Task instructions —
Return every record below exactly as given.

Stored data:
========================================================================

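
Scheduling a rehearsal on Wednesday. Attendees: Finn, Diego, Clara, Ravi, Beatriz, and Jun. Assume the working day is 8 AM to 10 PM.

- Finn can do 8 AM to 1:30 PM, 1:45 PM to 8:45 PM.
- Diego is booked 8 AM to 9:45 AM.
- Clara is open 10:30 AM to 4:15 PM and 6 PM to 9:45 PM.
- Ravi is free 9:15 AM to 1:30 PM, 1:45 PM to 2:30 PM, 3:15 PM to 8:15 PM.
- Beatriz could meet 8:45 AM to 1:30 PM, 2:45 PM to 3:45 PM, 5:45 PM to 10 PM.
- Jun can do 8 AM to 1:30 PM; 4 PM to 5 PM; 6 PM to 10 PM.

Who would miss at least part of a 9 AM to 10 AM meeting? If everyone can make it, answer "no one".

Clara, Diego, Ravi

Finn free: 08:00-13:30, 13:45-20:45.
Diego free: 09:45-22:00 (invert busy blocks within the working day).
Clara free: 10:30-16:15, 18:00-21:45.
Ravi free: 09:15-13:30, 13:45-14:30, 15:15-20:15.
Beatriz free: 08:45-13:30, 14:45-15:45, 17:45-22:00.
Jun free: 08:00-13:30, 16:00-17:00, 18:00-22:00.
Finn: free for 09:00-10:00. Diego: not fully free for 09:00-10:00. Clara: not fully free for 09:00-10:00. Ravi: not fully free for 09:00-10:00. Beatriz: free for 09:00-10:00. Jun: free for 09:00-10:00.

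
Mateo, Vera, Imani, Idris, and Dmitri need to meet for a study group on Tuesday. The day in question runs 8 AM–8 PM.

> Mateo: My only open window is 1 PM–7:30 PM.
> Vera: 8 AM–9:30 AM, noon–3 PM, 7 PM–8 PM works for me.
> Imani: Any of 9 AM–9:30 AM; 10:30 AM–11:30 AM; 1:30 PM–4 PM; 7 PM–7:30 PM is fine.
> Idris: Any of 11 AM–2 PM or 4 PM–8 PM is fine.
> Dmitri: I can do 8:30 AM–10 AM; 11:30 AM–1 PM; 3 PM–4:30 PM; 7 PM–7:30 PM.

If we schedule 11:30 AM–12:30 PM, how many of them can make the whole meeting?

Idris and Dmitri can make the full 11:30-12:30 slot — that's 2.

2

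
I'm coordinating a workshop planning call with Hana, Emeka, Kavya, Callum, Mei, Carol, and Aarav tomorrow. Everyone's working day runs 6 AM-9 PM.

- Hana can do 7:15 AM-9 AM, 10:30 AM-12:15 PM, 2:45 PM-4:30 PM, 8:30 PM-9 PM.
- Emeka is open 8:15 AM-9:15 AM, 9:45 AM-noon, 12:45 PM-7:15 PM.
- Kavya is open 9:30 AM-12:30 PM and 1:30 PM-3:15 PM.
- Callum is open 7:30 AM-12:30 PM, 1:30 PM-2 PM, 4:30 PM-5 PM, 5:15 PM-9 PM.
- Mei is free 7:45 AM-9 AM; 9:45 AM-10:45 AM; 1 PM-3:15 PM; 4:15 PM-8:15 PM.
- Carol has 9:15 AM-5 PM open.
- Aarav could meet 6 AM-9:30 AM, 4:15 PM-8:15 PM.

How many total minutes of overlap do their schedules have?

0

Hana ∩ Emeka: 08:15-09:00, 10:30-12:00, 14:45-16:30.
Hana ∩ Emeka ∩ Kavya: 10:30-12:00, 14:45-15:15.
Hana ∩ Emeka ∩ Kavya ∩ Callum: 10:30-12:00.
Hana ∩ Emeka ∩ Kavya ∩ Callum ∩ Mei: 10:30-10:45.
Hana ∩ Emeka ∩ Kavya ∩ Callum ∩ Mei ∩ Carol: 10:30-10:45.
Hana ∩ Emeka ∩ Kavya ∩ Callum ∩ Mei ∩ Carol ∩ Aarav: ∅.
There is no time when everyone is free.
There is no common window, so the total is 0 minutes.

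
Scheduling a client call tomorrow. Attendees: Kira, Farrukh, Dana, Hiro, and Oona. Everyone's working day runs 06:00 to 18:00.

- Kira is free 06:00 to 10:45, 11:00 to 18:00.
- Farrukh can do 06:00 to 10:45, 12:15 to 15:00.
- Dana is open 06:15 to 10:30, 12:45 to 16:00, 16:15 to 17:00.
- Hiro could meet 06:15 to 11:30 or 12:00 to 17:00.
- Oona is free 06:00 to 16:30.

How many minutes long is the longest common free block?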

========================================================================

Solution to the problem —
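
Scheduling a rehearsal on Wednesday. Attendees: Finn, Diego, Clara, Ravi, Beatriz, and Jun. Assume the working day is 8 AM to 10 PM.

- Finn can do 8 AM to 1:30 PM, 1:45 PM to 8:45 PM.
- Diego is booked 8 AM to 9:45 AM.
- Clara is open 10:30 AM to 4:15 PM and 6 PM to 9:45 PM.
- Ravi is free 9:15 AM to 1:30 PM, 1:45 PM to 2:30 PM, 3:15 PM to 8:15 PM.
- Beatriz could meet 8:45 AM to 1:30 PM, 2:45 PM to 3:45 PM, 5:45 PM to 10 PM.
- Jun can do 8 AM to 1:30 PM; 4 PM to 5 PM; 6 PM to 10 PM.

Who would miss at least part of a 9 AM to 10 AM meeting? If everyone can make it, answer "no one".

Clara, Diego, Ravi

Finn free: 08:00-13:30, 13:45-20:45.
Diego free: 09:45-22:00 (invert busy blocks within the working day).
Clara free: 10:30-16:15, 18:00-21:45.
Ravi free: 09:15-13:30, 13:45-14:30, 15:15-20:15.
Beatriz free: 08:45-13:30, 14:45-15:45, 17:45-22:00.
Jun free: 08:00-13:30, 16:00-17:00, 18:00-22:00.
Finn: free for 09:00-10:00. Diego: not fully free for 09:00-10:00. Clara: not fully free for 09:00-10:00. Ravi: not fully free for 09:00-10:00. Beatriz: free for 09:00-10:00. Jun: free for 09:00-10:00.

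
Mateo, Vera, Imani, Idris, and Dmitri need to meet for a study group on Tuesday. The day in question runs 8 AM–8 PM.

> Mateo: My only open window is 1 PM–7:30 PM.
> Vera: 8 AM–9:30 AM, noon–3 PM, 7 PM–8 PM works for me.
> Imani: Any of 9 AM–9:30 AM; 10:30 AM–11:30 AM; 1:30 PM–4 PM; 7 PM–7:30 PM is fine.
> Idris: Any of 11 AM–2 PM or 4 PM–8 PM is fine.
> Dmitri: I can do 8:30 AM–10 AM; 11:30 AM–1 PM; 3 PM–4:30 PM; 7 PM–7:30 PM.

If we schedule 11:30 AM–12:30 PM, how many of them can make the whole meeting?

Idris and Dmitri can make the full 11:30-12:30 slot — that's 2.

2

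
I'm coordinating a workshop planning call with Hana, Emeka, Kavya, Callum, Mei, Carol, and Aarav tomorrow. Everyone's working day runs 6 AM-9 PM.

- Hana can do 7:15 AM-9 AM, 10:30 AM-12:15 PM, 2:45 PM-4:30 PM, 8:30 PM-9 PM.
- Emeka is open 8:15 AM-9:15 AM, 9:45 AM-noon, 12:45 PM-7:15 PM.
- Kavya is open 9:30 AM-12:30 PM and 1:30 PM-3:15 PM.
- Callum is open 7:30 AM-12:30 PM, 1:30 PM-2 PM, 4:30 PM-5 PM, 5:15 PM-9 PM.
- Mei is free 7:45 AM-9 AM; 9:45 AM-10:45 AM; 1 PM-3:15 PM; 4:15 PM-8:15 PM.
- Carol has 9:15 AM-5 PM open.
- Aarav could meet 6 AM-9:30 AM, 4:15 PM-8:15 PM.

How many total minutes of overlap do their schedules have?

0

Hana ∩ Emeka: 08:15-09:00, 10:30-12:00, 14:45-16:30.
Hana ∩ Emeka ∩ Kavya: 10:30-12:00, 14:45-15:15.
Hana ∩ Emeka ∩ Kavya ∩ Callum: 10:30-12:00.
Hana ∩ Emeka ∩ Kavya ∩ Callum ∩ Mei: 10:30-10:45.
Hana ∩ Emeka ∩ Kavya ∩ Callum ∩ Mei ∩ Carol: 10:30-10:45.
Hana ∩ Emeka ∩ Kavya ∩ Callum ∩ Mei ∩ Carol ∩ Aarav: ∅.
There is no time when everyone is free.
There is no common window, so the total is 0 minutes.

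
Scheduling a client call tomorrow. Attendees: Kira, Farrukh, Dana, Hiro, and Oona. Everyone's working day runs 06:00 to 18:00.

- Kira is free 06:00 to 10:45, 11:00 to 18:00.
- Farrukh can do 06:00 to 10:45, 12:15 to 15:00.
- Dana is open 06:15 to 10:30, 12:45 to 16:00, 16:15 to 17:00.
- Hiro could meet 06:15 to 11:30 or 12:00 to 17:00.
- Oona is free 06:00 to 16:30.

How many minutes long is the longest common free block?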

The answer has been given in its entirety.